Saved entries:
◇ ◇ ◇ ◇ ◇ ◇ ◇
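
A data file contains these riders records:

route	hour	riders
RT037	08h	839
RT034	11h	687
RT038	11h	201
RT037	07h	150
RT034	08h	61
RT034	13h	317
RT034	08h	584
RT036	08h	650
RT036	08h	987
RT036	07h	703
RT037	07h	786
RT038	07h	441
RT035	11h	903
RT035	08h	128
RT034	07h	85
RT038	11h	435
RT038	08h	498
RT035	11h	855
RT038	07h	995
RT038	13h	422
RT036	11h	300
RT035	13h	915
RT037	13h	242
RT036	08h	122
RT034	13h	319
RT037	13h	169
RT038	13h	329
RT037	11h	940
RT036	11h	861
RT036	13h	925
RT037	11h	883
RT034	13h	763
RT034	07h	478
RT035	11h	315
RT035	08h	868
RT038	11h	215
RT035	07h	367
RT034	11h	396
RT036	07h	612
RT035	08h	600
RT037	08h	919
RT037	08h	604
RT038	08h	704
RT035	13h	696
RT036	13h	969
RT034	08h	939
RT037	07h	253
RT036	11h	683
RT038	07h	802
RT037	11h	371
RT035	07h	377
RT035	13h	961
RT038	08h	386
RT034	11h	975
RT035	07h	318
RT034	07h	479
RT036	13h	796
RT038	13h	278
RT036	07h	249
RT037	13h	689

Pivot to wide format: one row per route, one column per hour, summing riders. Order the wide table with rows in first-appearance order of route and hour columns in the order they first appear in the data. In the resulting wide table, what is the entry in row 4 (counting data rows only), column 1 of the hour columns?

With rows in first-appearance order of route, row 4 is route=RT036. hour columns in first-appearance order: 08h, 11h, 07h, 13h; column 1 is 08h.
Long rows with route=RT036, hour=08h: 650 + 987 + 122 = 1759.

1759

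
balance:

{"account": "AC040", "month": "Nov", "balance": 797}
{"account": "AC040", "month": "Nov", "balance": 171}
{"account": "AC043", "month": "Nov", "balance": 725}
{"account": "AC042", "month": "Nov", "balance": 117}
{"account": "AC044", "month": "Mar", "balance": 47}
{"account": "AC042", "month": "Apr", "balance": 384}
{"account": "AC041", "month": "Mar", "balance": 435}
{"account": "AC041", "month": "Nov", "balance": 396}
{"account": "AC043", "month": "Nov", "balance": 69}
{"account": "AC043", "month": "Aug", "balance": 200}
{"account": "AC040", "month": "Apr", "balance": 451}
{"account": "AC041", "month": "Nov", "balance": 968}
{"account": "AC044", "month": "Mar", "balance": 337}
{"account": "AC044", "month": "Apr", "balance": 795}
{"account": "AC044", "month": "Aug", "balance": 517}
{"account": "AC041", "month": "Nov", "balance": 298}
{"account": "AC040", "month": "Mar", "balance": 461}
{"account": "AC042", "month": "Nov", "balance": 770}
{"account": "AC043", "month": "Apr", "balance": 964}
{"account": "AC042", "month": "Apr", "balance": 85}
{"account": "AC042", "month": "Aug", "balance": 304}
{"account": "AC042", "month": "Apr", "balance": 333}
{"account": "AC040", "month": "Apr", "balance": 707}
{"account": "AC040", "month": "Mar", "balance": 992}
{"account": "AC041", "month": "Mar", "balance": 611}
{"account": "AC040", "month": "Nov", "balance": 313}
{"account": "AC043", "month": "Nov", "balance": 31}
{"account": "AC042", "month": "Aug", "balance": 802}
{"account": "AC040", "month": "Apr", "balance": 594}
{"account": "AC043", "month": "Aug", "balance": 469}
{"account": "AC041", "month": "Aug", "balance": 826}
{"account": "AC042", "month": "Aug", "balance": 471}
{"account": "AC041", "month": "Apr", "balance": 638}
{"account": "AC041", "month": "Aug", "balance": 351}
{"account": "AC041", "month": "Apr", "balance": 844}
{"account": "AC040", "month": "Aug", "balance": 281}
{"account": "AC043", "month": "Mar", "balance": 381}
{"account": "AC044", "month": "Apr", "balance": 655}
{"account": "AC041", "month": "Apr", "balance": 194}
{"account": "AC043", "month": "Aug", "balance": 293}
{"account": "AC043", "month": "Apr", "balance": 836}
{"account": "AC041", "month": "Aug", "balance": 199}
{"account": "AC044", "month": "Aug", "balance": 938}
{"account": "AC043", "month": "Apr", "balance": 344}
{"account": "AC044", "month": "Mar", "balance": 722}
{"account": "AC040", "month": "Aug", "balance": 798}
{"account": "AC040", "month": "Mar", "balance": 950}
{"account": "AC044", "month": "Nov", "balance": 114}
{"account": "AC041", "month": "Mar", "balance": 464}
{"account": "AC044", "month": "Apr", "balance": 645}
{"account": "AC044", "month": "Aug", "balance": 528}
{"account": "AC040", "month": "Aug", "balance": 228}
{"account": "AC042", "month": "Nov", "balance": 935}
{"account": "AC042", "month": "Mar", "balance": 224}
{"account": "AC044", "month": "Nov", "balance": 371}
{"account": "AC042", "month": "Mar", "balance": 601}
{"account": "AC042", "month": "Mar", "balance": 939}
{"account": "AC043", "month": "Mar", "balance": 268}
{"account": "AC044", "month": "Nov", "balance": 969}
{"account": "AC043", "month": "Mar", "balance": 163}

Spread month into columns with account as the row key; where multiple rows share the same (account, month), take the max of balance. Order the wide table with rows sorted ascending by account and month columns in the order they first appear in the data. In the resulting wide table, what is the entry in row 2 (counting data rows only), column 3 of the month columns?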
◇ ◇ ◇ ◇ ◇ ◇ ◇
Task brief:
Repeat every entry exactly, leaving nothing out.

Task answer:
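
A data file contains these riders records:

route	hour	riders
RT037	08h	839
RT034	11h	687
RT038	11h	201
RT037	07h	150
RT034	08h	61
RT034	13h	317
RT034	08h	584
RT036	08h	650
RT036	08h	987
RT036	07h	703
RT037	07h	786
RT038	07h	441
RT035	11h	903
RT035	08h	128
RT034	07h	85
RT038	11h	435
RT038	08h	498
RT035	11h	855
RT038	07h	995
RT038	13h	422
RT036	11h	300
RT035	13h	915
RT037	13h	242
RT036	08h	122
RT034	13h	319
RT037	13h	169
RT038	13h	329
RT037	11h	940
RT036	11h	861
RT036	13h	925
RT037	11h	883
RT034	13h	763
RT034	07h	478
RT035	11h	315
RT035	08h	868
RT038	11h	215
RT035	07h	367
RT034	11h	396
RT036	07h	612
RT035	08h	600
RT037	08h	919
RT037	08h	604
RT038	08h	704
RT035	13h	696
RT036	13h	969
RT034	08h	939
RT037	07h	253
RT036	11h	683
RT038	07h	802
RT037	11h	371
RT035	07h	377
RT035	13h	961
RT038	08h	386
RT034	11h	975
RT035	07h	318
RT034	07h	479
RT036	13h	796
RT038	13h	278
RT036	07h	249
RT037	13h	689

Pivot to wide format: one row per route, one column per hour, summing riders. Order the wide table with rows in first-appearance order of route and hour columns in the order they first appear in the data. In the resulting wide table, what is the entry in row 4 (counting data rows only), column 1 of the hour columns?

With rows in first-appearance order of route, row 4 is route=RT036. hour columns in first-appearance order: 08h, 11h, 07h, 13h; column 1 is 08h.
Long rows with route=RT036, hour=08h: 650 + 987 + 122 = 1759.

1759

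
balance:

{"account": "AC040", "month": "Nov", "balance": 797}
{"account": "AC040", "month": "Nov", "balance": 171}
{"account": "AC043", "month": "Nov", "balance": 725}
{"account": "AC042", "month": "Nov", "balance": 117}
{"account": "AC044", "month": "Mar", "balance": 47}
{"account": "AC042", "month": "Apr", "balance": 384}
{"account": "AC041", "month": "Mar", "balance": 435}
{"account": "AC041", "month": "Nov", "balance": 396}
{"account": "AC043", "month": "Nov", "balance": 69}
{"account": "AC043", "month": "Aug", "balance": 200}
{"account": "AC040", "month": "Apr", "balance": 451}
{"account": "AC041", "month": "Nov", "balance": 968}
{"account": "AC044", "month": "Mar", "balance": 337}
{"account": "AC044", "month": "Apr", "balance": 795}
{"account": "AC044", "month": "Aug", "balance": 517}
{"account": "AC041", "month": "Nov", "balance": 298}
{"account": "AC040", "month": "Mar", "balance": 461}
{"account": "AC042", "month": "Nov", "balance": 770}
{"account": "AC043", "month": "Apr", "balance": 964}
{"account": "AC042", "month": "Apr", "balance": 85}
{"account": "AC042", "month": "Aug", "balance": 304}
{"account": "AC042", "month": "Apr", "balance": 333}
{"account": "AC040", "month": "Apr", "balance": 707}
{"account": "AC040", "month": "Mar", "balance": 992}
{"account": "AC041", "month": "Mar", "balance": 611}
{"account": "AC040", "month": "Nov", "balance": 313}
{"account": "AC043", "month": "Nov", "balance": 31}
{"account": "AC042", "month": "Aug", "balance": 802}
{"account": "AC040", "month": "Apr", "balance": 594}
{"account": "AC043", "month": "Aug", "balance": 469}
{"account": "AC041", "month": "Aug", "balance": 826}
{"account": "AC042", "month": "Aug", "balance": 471}
{"account": "AC041", "month": "Apr", "balance": 638}
{"account": "AC041", "month": "Aug", "balance": 351}
{"account": "AC041", "month": "Apr", "balance": 844}
{"account": "AC040", "month": "Aug", "balance": 281}
{"account": "AC043", "month": "Mar", "balance": 381}
{"account": "AC044", "month": "Apr", "balance": 655}
{"account": "AC041", "month": "Apr", "balance": 194}
{"account": "AC043", "month": "Aug", "balance": 293}
{"account": "AC043", "month": "Apr", "balance": 836}
{"account": "AC041", "month": "Aug", "balance": 199}
{"account": "AC044", "month": "Aug", "balance": 938}
{"account": "AC043", "month": "Apr", "balance": 344}
{"account": "AC044", "month": "Mar", "balance": 722}
{"account": "AC040", "month": "Aug", "balance": 798}
{"account": "AC040", "month": "Mar", "balance": 950}
{"account": "AC044", "month": "Nov", "balance": 114}
{"account": "AC041", "month": "Mar", "balance": 464}
{"account": "AC044", "month": "Apr", "balance": 645}
{"account": "AC044", "month": "Aug", "balance": 528}
{"account": "AC040", "month": "Aug", "balance": 228}
{"account": "AC042", "month": "Nov", "balance": 935}
{"account": "AC042", "month": "Mar", "balance": 224}
{"account": "AC044", "month": "Nov", "balance": 371}
{"account": "AC042", "month": "Mar", "balance": 601}
{"account": "AC042", "month": "Mar", "balance": 939}
{"account": "AC043", "month": "Mar", "balance": 268}
{"account": "AC044", "month": "Nov", "balance": 969}
{"account": "AC043", "month": "Mar", "balance": 163}

Spread month into columns with account as the row key; where multiple rows share the same (account, month), take the max of balance. Order the wide table with rows sorted ascending by account and month columns in the order they first appear in the data. In the resulting wide table, what is the entry in row 2 (counting data rows only), column 3 of the month columns?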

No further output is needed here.